_Exercise brief_: Which lines run from the one containing "A 1.71 m diameter" to the end of the material below? Retype exactly those, both ends included, and nothing else.

_Input material_:
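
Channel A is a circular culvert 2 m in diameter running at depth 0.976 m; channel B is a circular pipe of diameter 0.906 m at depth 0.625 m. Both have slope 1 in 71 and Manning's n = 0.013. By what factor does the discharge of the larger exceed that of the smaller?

4.83

Channel A: For a circular section of diameter D = 2 m at depth y = 0.976 m, the central angle is θ = 2 arccos(1 − 2y/D) = 3.094 rad. Then A = (D²/8)(θ − sin θ) = 1.523 m² and P = Dθ/2 = 3.094 m. Hydraulic radius R = A/P = 1.523/3.094 = 0.4922 m. Q_A = (1/0.013)·1.523·0.4922^(2/3)·√0.01408 = 8.667 m³/s.
Channel B: For a circular section of diameter D = 0.906 m at depth y = 0.625 m, the central angle is θ = 2 arccos(1 − 2y/D) = 3.921 rad. Then A = (D²/8)(θ − sin θ) = 0.4743 m² and P = Dθ/2 = 1.776 m. Hydraulic radius R = A/P = 0.4743/1.776 = 0.2671 m. Q_B = (1/0.013)·0.4743·0.2671^(2/3)·√0.01408 = 1.796 m³/s.
The larger discharge is 8.667 m³/s and the smaller is 1.796 m³/s; the ratio is 4.83.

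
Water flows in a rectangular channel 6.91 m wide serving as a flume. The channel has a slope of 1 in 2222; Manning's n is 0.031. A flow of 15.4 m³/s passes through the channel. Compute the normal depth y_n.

y_n = 2.53 m

Manning's equation rearranged: A R^(2/3) = nQ / (1·√S) = 0.031 × 15.4 / (√0.00045) = 22.5.
Try y = 2.13 m: A R^(2/3) = 17.69 — too small.
Try y = 2.76 m: A R^(2/3) = 25.37 — too large.
Try y = 2.53 m: A R^(2/3) = 22.5 — matches.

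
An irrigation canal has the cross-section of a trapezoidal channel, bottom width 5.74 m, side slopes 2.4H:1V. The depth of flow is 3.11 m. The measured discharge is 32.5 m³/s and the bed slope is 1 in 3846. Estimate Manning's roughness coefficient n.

With bottom width b = 5.74 m and side slope z = 2.4: A = (b + zy)y = (5.74 + 2.4×3.11)×3.11 = 41.06 m²; P = b + 2y√(1+z²) = 5.74 + 2×3.11×2.6 = 21.91 m.
Hydraulic radius R = A/P = 41.06/21.91 = 1.874 m.
Rearranging Manning's equation: n = (1/Q) A R^(2/3) S^(1/2) = (1/32.5) × 41.06 × 1.874^(2/3) × √0.00026 = 0.031.

n = 0.031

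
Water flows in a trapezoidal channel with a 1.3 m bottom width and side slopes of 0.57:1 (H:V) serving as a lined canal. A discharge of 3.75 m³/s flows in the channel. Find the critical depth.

y_c = 0.832 m

At critical depth, Q² T / (g A³) = 1, i.e. A³/T = Q²/g = 3.75²/9.81 = 1.433.
At y = 0.716 m: A³/T = 0.8644 — short.
At y = 0.978 m: A³/T = 2.482 — over.
At y = 0.832 m: A³/T = 1.431 — close enough.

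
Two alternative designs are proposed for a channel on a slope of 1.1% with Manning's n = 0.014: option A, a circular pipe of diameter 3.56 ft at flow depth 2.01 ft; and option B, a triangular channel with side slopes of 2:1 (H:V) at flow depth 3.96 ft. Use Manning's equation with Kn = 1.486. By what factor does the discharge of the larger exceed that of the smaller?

Channel A: For a circular section of diameter D = 3.56 ft at depth y = 2.01 ft, the central angle is θ = 2 arccos(1 − 2y/D) = 3.401 rad. Then A = (D²/8)(θ − sin θ) = 5.793 ft² and P = Dθ/2 = 6.053 ft. Hydraulic radius R = A/P = 5.793/6.053 = 0.9571 ft. Q_A = (1.486/0.014)·5.793·0.9571^(2/3)·√0.011 = 62.63 ft³/s.
Channel B: For a triangular section with side slope z = 2: A = zy² = 2×3.96² = 31.36 ft²; P = 2y√(1+z²) = 2×3.96×2.236 = 17.71 ft. Hydraulic radius R = A/P = 31.36/17.71 = 1.771 ft. Q_B = (1.486/0.014)·31.36·1.771^(2/3)·√0.011 = 511.1 ft³/s.
The larger discharge is 511.1 ft³/s and the smaller is 62.63 ft³/s; the ratio is 8.16.

8.16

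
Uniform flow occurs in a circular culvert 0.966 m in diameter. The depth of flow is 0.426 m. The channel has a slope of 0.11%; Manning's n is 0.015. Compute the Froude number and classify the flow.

subcritical

For a circular section of diameter D = 0.966 m at depth y = 0.426 m, the central angle is θ = 2 arccos(1 − 2y/D) = 2.905 rad. Then A = (D²/8)(θ − sin θ) = 0.3115 m² and P = Dθ/2 = 1.403 m.
Hydraulic radius R = A/P = 0.3115/1.403 = 0.222 m.
V = (1/n) R^(2/3) √S = (1/0.015) × 0.222^(2/3) × √0.0011 = 0.8107 m/s. Hydraulic depth D_h = A/T = 0.3115/0.9592 = 0.3247 m.
Froude number Fr = V/√(g·D_h) = 0.8107/√(9.81×0.3247) = 0.454, which is less than 1, so the flow is subcritical.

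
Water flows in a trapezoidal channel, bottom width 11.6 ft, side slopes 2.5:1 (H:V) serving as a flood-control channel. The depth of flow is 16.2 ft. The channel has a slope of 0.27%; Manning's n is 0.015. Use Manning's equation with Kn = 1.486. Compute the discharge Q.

With bottom width b = 11.6 ft and side slope z = 2.5: A = (b + zy)y = (11.6 + 2.5×16.2)×16.2 = 844 ft²; P = b + 2y√(1+z²) = 11.6 + 2×16.2×2.693 = 98.84 ft.
Hydraulic radius R = A/P = 844/98.84 = 8.539 ft.
Manning's equation: Q = (1.486/n) A R^(2/3) S^(1/2) = (1.486/0.015) × 844 × 8.539^(2/3) × 0.0027^(1/2) = 18200 ft³/s.

Q = 18200 ft³/s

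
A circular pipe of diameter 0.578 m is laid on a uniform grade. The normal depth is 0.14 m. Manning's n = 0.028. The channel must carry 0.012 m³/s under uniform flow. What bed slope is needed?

S = 0.00131

For a circular section of diameter D = 0.578 m at depth y = 0.14 m, the central angle is θ = 2 arccos(1 − 2y/D) = 2.058 rad. Then A = (D²/8)(θ − sin θ) = 0.04906 m² and P = Dθ/2 = 0.5948 m.
Hydraulic radius R = A/P = 0.04906/0.5948 = 0.08247 m.
From Manning's equation, S = [nQ / (1 A R^(2/3))]² = [0.028 × 0.012 / (1 × 0.04906 × 0.08247^(2/3))]² = 0.00131.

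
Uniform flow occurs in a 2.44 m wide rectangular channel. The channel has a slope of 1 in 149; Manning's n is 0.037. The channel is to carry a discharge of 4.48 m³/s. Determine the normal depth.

y_n = 1.17 m

Manning's equation rearranged: A R^(2/3) = nQ / (1·√S) = 0.037 × 4.48 / (√0.006711) = 2.023.
At y = 1.27 m: A R^(2/3) = 2.259 — high.
At y = 1.17 m: A R^(2/3) = 2.025 — close enough.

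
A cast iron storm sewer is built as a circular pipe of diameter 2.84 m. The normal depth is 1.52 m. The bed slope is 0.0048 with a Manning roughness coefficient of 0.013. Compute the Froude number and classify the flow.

supercritical

For a circular section of diameter D = 2.84 m at depth y = 1.52 m, the central angle is θ = 2 arccos(1 − 2y/D) = 3.283 rad. Then A = (D²/8)(θ − sin θ) = 3.451 m² and P = Dθ/2 = 4.661 m.
Hydraulic radius R = A/P = 3.451/4.661 = 0.7404 m.
V = (1/n) R^(2/3) √S = (1/0.013) × 0.7404^(2/3) × √0.0048 = 4.362 m/s. Hydraulic depth D_h = A/T = 3.451/2.833 = 1.218 m.
Froude number Fr = V/√(g·D_h) = 4.362/√(9.81×1.218) = 1.26, which is greater than 1, so the flow is supercritical.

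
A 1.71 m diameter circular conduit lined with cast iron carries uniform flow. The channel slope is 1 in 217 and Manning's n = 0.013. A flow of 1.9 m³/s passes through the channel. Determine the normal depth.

y_n = 0.618 m

Manning's equation rearranged: A R^(2/3) = nQ / (1·√S) = 0.013 × 1.9 / (√0.004608) = 0.3639.
At y = 0.724 m: A R^(2/3) = 0.4869 — high.
At y = 0.618 m: A R^(2/3) = 0.364 — matches.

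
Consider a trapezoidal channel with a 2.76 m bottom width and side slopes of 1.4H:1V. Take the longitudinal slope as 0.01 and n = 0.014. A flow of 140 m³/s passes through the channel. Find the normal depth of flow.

Manning's equation rearranged: A R^(2/3) = nQ / (1·√S) = 0.014 × 140 / (√0.01) = 19.6.
Trying y = 2.88 m: A R^(2/3) = 26.13 — too large.
Trying y = 2.51 m: A R^(2/3) = 19.54 — matches.

y_n = 2.51 m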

_Solution_:
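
A 1.71 m diameter circular conduit lined with cast iron carries uniform flow. The channel slope is 1 in 217 and Manning's n = 0.013. A flow of 1.9 m³/s passes through the channel. Determine the normal depth.

y_n = 0.618 m

Manning's equation rearranged: A R^(2/3) = nQ / (1·√S) = 0.013 × 1.9 / (√0.004608) = 0.3639.
At y = 0.724 m: A R^(2/3) = 0.4869 — high.
At y = 0.618 m: A R^(2/3) = 0.364 — matches.

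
Consider a trapezoidal channel with a 2.76 m bottom width and side slopes of 1.4H:1V. Take the longitudinal slope as 0.01 and n = 0.014. A flow of 140 m³/s passes through the channel. Find the normal depth of flow.

Manning's equation rearranged: A R^(2/3) = nQ / (1·√S) = 0.014 × 140 / (√0.01) = 19.6.
Trying y = 2.88 m: A R^(2/3) = 26.13 — too large.
Trying y = 2.51 m: A R^(2/3) = 19.54 — matches.

y_n = 2.51 m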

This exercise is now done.